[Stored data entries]
⟨
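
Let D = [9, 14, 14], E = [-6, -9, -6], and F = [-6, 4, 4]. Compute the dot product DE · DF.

655

DE = E − D = (-15, -23, -20)
DF = F − D = (-15, -10, -10)
DE · DF = (-15)·(-15) + (-23)·(-10) + (-20)·(-10) = 225 + 230 + 200 = 655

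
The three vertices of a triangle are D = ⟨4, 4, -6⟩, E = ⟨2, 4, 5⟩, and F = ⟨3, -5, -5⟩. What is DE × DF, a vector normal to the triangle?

(99, -9, 18)

DE = (-2, 0, 11)
DF = (-1, -9, 1)
i: 0·1 - 11·(-9) = 0 - (-99) = 99
j: 11·(-1) - (-2)·1 = -11 - (-2) = -9
k: (-2)·(-9) - 0·(-1) = 18 - 0 = 18
DE × DF = (99, -9, 18)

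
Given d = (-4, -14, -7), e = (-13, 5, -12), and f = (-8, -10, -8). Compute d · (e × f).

e × f:
i: 5·(-8) - (-12)·(-10) = -40 - 120 = -160
j: (-12)·(-8) - (-13)·(-8) = 96 - 104 = -8
k: (-13)·(-10) - 5·(-8) = 130 - (-40) = 170
e × f = (-160, -8, 170)
d · (e × f) = (-4)·(-160) + (-14)·(-8) + (-7)·170 = 640 + 112 - 1190 = -438

-438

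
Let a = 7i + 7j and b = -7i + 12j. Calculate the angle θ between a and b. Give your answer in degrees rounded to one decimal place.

a · b = 7·(-7) + 7·12 = -49 + 84 = 35
|a|² = 49 + 49 = 98,  |a| = √98 ≈ 9.899495
|b|² = 49 + 144 = 193,  |b| = √193 ≈ 13.892444
cos θ = 35 / (9.899495 · 13.892444) ≈ 0.25449
θ = arccos(0.25449) ≈ 75.3°

75.3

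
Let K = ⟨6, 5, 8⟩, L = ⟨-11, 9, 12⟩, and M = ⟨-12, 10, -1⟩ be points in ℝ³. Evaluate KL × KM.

(-56, -225, -13)

KL = (-17, 4, 4)
KM = (-18, 5, -9)
i: 4·(-9) - 4·5 = -36 - 20 = -56
j: 4·(-18) - (-17)·(-9) = -72 - 153 = -225
k: (-17)·5 - 4·(-18) = -85 - (-72) = -13
KL × KM = (-56, -225, -13)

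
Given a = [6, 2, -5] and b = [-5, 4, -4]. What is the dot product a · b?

a · b = 6·(-5) + 2·4 + (-5)·(-4) = -30 + 8 + 20 = -2

-2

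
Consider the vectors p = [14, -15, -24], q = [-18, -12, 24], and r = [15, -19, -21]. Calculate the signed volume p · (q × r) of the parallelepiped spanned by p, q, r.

-2346

q × r:
i: (-12)·(-21) - 24·(-19) = 252 - (-456) = 708
j: 24·15 - (-18)·(-21) = 360 - 378 = -18
k: (-18)·(-19) - (-12)·15 = 342 - (-180) = 522
q × r = (708, -18, 522)
p · (q × r) = 14·708 + (-15)·(-18) + (-24)·522 = 9912 + 270 - 12528 = -2346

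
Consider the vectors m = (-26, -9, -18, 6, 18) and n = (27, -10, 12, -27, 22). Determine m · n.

-594

m · n = (-26)·27 + (-9)·(-10) + (-18)·12 + 6·(-27) + 18·22 = -702 + 90 - 216 - 162 + 396 = -594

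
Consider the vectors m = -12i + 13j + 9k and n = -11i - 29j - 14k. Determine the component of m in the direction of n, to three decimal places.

-10.902

m · n = (-12)·(-11) + 13·(-29) + 9·(-14) = 132 - 377 - 126 = -371
|n| = √(121 + 841 + 196) = √1158 ≈ 34.0294
comp_n m = -371 / √1158 ≈ -10.902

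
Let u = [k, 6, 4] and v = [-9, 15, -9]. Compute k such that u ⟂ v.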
⟩
WHAT IS BEING ASKED =
Transcribe, in full, each record that appears above.

EXERCISE RESPONSE =
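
Let D = [9, 14, 14], E = [-6, -9, -6], and F = [-6, 4, 4]. Compute the dot product DE · DF.

655

DE = E − D = (-15, -23, -20)
DF = F − D = (-15, -10, -10)
DE · DF = (-15)·(-15) + (-23)·(-10) + (-20)·(-10) = 225 + 230 + 200 = 655

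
The three vertices of a triangle are D = ⟨4, 4, -6⟩, E = ⟨2, 4, 5⟩, and F = ⟨3, -5, -5⟩. What is DE × DF, a vector normal to the triangle?

(99, -9, 18)

DE = (-2, 0, 11)
DF = (-1, -9, 1)
i: 0·1 - 11·(-9) = 0 - (-99) = 99
j: 11·(-1) - (-2)·1 = -11 - (-2) = -9
k: (-2)·(-9) - 0·(-1) = 18 - 0 = 18
DE × DF = (99, -9, 18)

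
Given d = (-4, -14, -7), e = (-13, 5, -12), and f = (-8, -10, -8). Compute d · (e × f).

e × f:
i: 5·(-8) - (-12)·(-10) = -40 - 120 = -160
j: (-12)·(-8) - (-13)·(-8) = 96 - 104 = -8
k: (-13)·(-10) - 5·(-8) = 130 - (-40) = 170
e × f = (-160, -8, 170)
d · (e × f) = (-4)·(-160) + (-14)·(-8) + (-7)·170 = 640 + 112 - 1190 = -438

-438

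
Let a = 7i + 7j and b = -7i + 12j. Calculate the angle θ between a and b. Give your answer in degrees rounded to one decimal place.

a · b = 7·(-7) + 7·12 = -49 + 84 = 35
|a|² = 49 + 49 = 98,  |a| = √98 ≈ 9.899495
|b|² = 49 + 144 = 193,  |b| = √193 ≈ 13.892444
cos θ = 35 / (9.899495 · 13.892444) ≈ 0.25449
θ = arccos(0.25449) ≈ 75.3°

75.3

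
Let K = ⟨6, 5, 8⟩, L = ⟨-11, 9, 12⟩, and M = ⟨-12, 10, -1⟩ be points in ℝ³. Evaluate KL × KM.

(-56, -225, -13)

KL = (-17, 4, 4)
KM = (-18, 5, -9)
i: 4·(-9) - 4·5 = -36 - 20 = -56
j: 4·(-18) - (-17)·(-9) = -72 - 153 = -225
k: (-17)·5 - 4·(-18) = -85 - (-72) = -13
KL × KM = (-56, -225, -13)

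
Given a = [6, 2, -5] and b = [-5, 4, -4]. What is the dot product a · b?

a · b = 6·(-5) + 2·4 + (-5)·(-4) = -30 + 8 + 20 = -2

-2

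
Consider the vectors p = [14, -15, -24], q = [-18, -12, 24], and r = [15, -19, -21]. Calculate the signed volume p · (q × r) of the parallelepiped spanned by p, q, r.

-2346

q × r:
i: (-12)·(-21) - 24·(-19) = 252 - (-456) = 708
j: 24·15 - (-18)·(-21) = 360 - 378 = -18
k: (-18)·(-19) - (-12)·15 = 342 - (-180) = 522
q × r = (708, -18, 522)
p · (q × r) = 14·708 + (-15)·(-18) + (-24)·522 = 9912 + 270 - 12528 = -2346

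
Consider the vectors m = (-26, -9, -18, 6, 18) and n = (27, -10, 12, -27, 22). Determine m · n.

-594

m · n = (-26)·27 + (-9)·(-10) + (-18)·12 + 6·(-27) + 18·22 = -702 + 90 - 216 - 162 + 396 = -594

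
Consider the vectors m = -12i + 13j + 9k and n = -11i - 29j - 14k. Determine the component of m in the direction of n, to three decimal places.

-10.902

m · n = (-12)·(-11) + 13·(-29) + 9·(-14) = 132 - 377 - 126 = -371
|n| = √(121 + 841 + 196) = √1158 ≈ 34.0294
comp_n m = -371 / √1158 ≈ -10.902

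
Let u = [k, 6, 4] and v = [-9, 15, -9]. Compute k such that u ⟂ v.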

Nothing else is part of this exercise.